Output only the lines of the entries that follow, starting at the one with "1. insert('m')" and running down to the one with "After all operations, what", both included and unchanged.

[Saved data entries]
+-------+
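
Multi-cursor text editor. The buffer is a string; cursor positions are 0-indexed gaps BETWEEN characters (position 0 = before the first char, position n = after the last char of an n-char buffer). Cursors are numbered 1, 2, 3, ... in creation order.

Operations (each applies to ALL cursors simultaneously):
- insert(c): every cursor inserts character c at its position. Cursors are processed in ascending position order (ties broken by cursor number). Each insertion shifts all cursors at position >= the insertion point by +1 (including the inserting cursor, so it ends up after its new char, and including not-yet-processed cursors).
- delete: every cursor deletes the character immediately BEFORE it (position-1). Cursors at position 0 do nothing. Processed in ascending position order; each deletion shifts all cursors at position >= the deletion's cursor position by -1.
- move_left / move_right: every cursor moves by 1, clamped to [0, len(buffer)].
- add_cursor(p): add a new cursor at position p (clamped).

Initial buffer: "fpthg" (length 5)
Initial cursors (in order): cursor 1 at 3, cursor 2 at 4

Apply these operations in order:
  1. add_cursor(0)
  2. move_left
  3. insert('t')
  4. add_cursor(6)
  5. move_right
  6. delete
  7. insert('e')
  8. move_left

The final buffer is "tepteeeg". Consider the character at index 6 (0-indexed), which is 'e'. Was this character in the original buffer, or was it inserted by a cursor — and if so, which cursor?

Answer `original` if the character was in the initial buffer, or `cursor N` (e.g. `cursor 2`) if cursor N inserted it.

Answer: cursor 4

Derivation:
After op 1 (add_cursor(0)): buffer="fpthg" (len 5), cursors c3@0 c1@3 c2@4, authorship .....
After op 2 (move_left): buffer="fpthg" (len 5), cursors c3@0 c1@2 c2@3, authorship .....
After op 3 (insert('t')): buffer="tfpttthg" (len 8), cursors c3@1 c1@4 c2@6, authorship 3..1.2..
After op 4 (add_cursor(6)): buffer="tfpttthg" (len 8), cursors c3@1 c1@4 c2@6 c4@6, authorship 3..1.2..
After op 5 (move_right): buffer="tfpttthg" (len 8), cursors c3@2 c1@5 c2@7 c4@7, authorship 3..1.2..
After op 6 (delete): buffer="tptg" (len 4), cursors c3@1 c1@3 c2@3 c4@3, authorship 3.1.
After op 7 (insert('e')): buffer="tepteeeg" (len 8), cursors c3@2 c1@7 c2@7 c4@7, authorship 33.1124.
After op 8 (move_left): buffer="tepteeeg" (len 8), cursors c3@1 c1@6 c2@6 c4@6, authorship 33.1124.
Authorship (.=original, N=cursor N): 3 3 . 1 1 2 4 .
Index 6: author = 4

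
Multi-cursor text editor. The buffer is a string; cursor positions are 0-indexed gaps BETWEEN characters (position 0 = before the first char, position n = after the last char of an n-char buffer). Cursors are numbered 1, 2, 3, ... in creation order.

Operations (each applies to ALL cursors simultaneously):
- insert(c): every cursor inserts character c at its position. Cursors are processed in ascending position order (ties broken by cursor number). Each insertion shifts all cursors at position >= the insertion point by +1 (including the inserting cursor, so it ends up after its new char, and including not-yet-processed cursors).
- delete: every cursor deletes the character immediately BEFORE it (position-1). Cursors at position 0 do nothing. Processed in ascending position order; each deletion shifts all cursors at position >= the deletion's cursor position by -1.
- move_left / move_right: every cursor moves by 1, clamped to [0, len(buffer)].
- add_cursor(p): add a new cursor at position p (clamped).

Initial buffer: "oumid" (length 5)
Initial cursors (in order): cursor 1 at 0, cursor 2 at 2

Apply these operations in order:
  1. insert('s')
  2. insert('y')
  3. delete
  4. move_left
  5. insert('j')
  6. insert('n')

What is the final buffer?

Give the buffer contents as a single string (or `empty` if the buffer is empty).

After op 1 (insert('s')): buffer="sousmid" (len 7), cursors c1@1 c2@4, authorship 1..2...
After op 2 (insert('y')): buffer="syousymid" (len 9), cursors c1@2 c2@6, authorship 11..22...
After op 3 (delete): buffer="sousmid" (len 7), cursors c1@1 c2@4, authorship 1..2...
After op 4 (move_left): buffer="sousmid" (len 7), cursors c1@0 c2@3, authorship 1..2...
After op 5 (insert('j')): buffer="jsoujsmid" (len 9), cursors c1@1 c2@5, authorship 11..22...
After op 6 (insert('n')): buffer="jnsoujnsmid" (len 11), cursors c1@2 c2@7, authorship 111..222...

Answer: jnsoujnsmid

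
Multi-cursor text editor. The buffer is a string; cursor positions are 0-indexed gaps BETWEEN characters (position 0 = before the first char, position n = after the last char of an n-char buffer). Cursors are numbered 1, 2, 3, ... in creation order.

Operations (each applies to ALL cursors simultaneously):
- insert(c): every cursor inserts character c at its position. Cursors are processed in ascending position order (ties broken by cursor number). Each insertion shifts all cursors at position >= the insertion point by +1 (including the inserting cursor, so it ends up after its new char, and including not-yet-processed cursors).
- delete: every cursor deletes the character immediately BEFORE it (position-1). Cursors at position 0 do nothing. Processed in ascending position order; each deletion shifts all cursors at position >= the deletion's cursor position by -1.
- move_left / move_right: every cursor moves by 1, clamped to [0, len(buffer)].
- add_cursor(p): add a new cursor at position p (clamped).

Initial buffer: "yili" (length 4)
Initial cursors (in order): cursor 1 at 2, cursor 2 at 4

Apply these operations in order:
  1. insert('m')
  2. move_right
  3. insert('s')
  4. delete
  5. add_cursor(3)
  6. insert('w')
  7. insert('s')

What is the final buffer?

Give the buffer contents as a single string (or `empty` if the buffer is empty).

After op 1 (insert('m')): buffer="yimlim" (len 6), cursors c1@3 c2@6, authorship ..1..2
After op 2 (move_right): buffer="yimlim" (len 6), cursors c1@4 c2@6, authorship ..1..2
After op 3 (insert('s')): buffer="yimlsims" (len 8), cursors c1@5 c2@8, authorship ..1.1.22
After op 4 (delete): buffer="yimlim" (len 6), cursors c1@4 c2@6, authorship ..1..2
After op 5 (add_cursor(3)): buffer="yimlim" (len 6), cursors c3@3 c1@4 c2@6, authorship ..1..2
After op 6 (insert('w')): buffer="yimwlwimw" (len 9), cursors c3@4 c1@6 c2@9, authorship ..13.1.22
After op 7 (insert('s')): buffer="yimwslwsimws" (len 12), cursors c3@5 c1@8 c2@12, authorship ..133.11.222

Answer: yimwslwsimws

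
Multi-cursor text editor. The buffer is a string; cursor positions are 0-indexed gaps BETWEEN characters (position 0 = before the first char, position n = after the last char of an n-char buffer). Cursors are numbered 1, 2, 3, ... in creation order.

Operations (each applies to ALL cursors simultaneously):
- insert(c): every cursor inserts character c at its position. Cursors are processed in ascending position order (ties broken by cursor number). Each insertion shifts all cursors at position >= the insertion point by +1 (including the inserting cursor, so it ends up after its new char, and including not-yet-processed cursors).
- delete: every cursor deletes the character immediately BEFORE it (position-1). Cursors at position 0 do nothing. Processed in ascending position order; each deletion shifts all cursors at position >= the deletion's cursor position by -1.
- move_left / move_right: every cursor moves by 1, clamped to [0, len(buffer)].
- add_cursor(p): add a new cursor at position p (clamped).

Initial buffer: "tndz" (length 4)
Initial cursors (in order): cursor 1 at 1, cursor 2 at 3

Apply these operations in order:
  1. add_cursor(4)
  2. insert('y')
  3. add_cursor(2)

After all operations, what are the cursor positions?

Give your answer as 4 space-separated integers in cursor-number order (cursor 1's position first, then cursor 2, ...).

Answer: 2 5 7 2

Derivation:
After op 1 (add_cursor(4)): buffer="tndz" (len 4), cursors c1@1 c2@3 c3@4, authorship ....
After op 2 (insert('y')): buffer="tyndyzy" (len 7), cursors c1@2 c2@5 c3@7, authorship .1..2.3
After op 3 (add_cursor(2)): buffer="tyndyzy" (len 7), cursors c1@2 c4@2 c2@5 c3@7, authorship .1..2.3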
+-------+
RESPONSE TO THE TASK:
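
  1. insert('m')
  2. move_right
  3. insert('s')
  4. delete
  5. add_cursor(3)
  6. insert('w')
  7. insert('s')

What is the final buffer?

Give the buffer contents as a single string (or `empty` if the buffer is empty).

After op 1 (insert('m')): buffer="yimlim" (len 6), cursors c1@3 c2@6, authorship ..1..2
After op 2 (move_right): buffer="yimlim" (len 6), cursors c1@4 c2@6, authorship ..1..2
After op 3 (insert('s')): buffer="yimlsims" (len 8), cursors c1@5 c2@8, authorship ..1.1.22
After op 4 (delete): buffer="yimlim" (len 6), cursors c1@4 c2@6, authorship ..1..2
After op 5 (add_cursor(3)): buffer="yimlim" (len 6), cursors c3@3 c1@4 c2@6, authorship ..1..2
After op 6 (insert('w')): buffer="yimwlwimw" (len 9), cursors c3@4 c1@6 c2@9, authorship ..13.1.22
After op 7 (insert('s')): buffer="yimwslwsimws" (len 12), cursors c3@5 c1@8 c2@12, authorship ..133.11.222

Answer: yimwslwsimws

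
Multi-cursor text editor. The buffer is a string; cursor positions are 0-indexed gaps BETWEEN characters (position 0 = before the first char, position n = after the last char of an n-char buffer). Cursors are numbered 1, 2, 3, ... in creation order.

Operations (each applies to ALL cursors simultaneously):
- insert(c): every cursor inserts character c at its position. Cursors are processed in ascending position order (ties broken by cursor number). Each insertion shifts all cursors at position >= the insertion point by +1 (including the inserting cursor, so it ends up after its new char, and including not-yet-processed cursors).
- delete: every cursor deletes the character immediately BEFORE it (position-1). Cursors at position 0 do nothing. Processed in ascending position order; each deletion shifts all cursors at position >= the deletion's cursor position by -1.
- move_left / move_right: every cursor moves by 1, clamped to [0, len(buffer)].
- add_cursor(p): add a new cursor at position p (clamped).

Initial buffer: "tndz" (length 4)
Initial cursors (in order): cursor 1 at 1, cursor 2 at 3

Apply these operations in order:
  1. add_cursor(4)
  2. insert('y')
  3. add_cursor(2)

After all operations, what are the cursor positions?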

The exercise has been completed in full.